- [Assigned task]: All entries are to be given again verbatim.

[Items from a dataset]
········
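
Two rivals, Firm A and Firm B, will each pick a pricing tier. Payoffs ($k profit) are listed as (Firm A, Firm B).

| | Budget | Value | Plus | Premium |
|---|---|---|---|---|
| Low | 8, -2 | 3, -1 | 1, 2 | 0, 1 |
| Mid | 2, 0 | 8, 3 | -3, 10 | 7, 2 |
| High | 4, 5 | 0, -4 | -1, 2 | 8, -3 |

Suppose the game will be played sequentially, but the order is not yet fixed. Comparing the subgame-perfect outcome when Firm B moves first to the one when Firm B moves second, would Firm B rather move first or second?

second

If Firm A leads: Firm B's best replies are Low→Plus, Mid→Plus, High→Budget; Firm A's induced payoffs 1, -3, 4; outcome (High, Budget), payoffs (4, 5).
If Firm B leads: Firm A's best replies are Budget→Low, Value→Mid, Plus→Low, Premium→High; Firm B's induced payoffs -2, 3, 2, -3; outcome (Mid, Value), payoffs (8, 3).
Firm B gets 3 moving first and 5 moving second, so Firm B prefers to move second.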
········
- [Task output]:
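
Two rivals, Firm A and Firm B, will each pick a pricing tier. Payoffs ($k profit) are listed as (Firm A, Firm B).

| | Budget | Value | Plus | Premium |
|---|---|---|---|---|
| Low | 8, -2 | 3, -1 | 1, 2 | 0, 1 |
| Mid | 2, 0 | 8, 3 | -3, 10 | 7, 2 |
| High | 4, 5 | 0, -4 | -1, 2 | 8, -3 |

Suppose the game will be played sequentially, but the order is not yet fixed. Comparing the subgame-perfect outcome when Firm B moves first to the one when Firm B moves second, would Firm B rather move first or second?

second

If Firm A leads: Firm B's best replies are Low→Plus, Mid→Plus, High→Budget; Firm A's induced payoffs 1, -3, 4; outcome (High, Budget), payoffs (4, 5).
If Firm B leads: Firm A's best replies are Budget→Low, Value→Mid, Plus→Low, Premium→High; Firm B's induced payoffs -2, 3, 2, -3; outcome (Mid, Value), payoffs (8, 3).
Firm B gets 3 moving first and 5 moving second, so Firm B prefers to move second.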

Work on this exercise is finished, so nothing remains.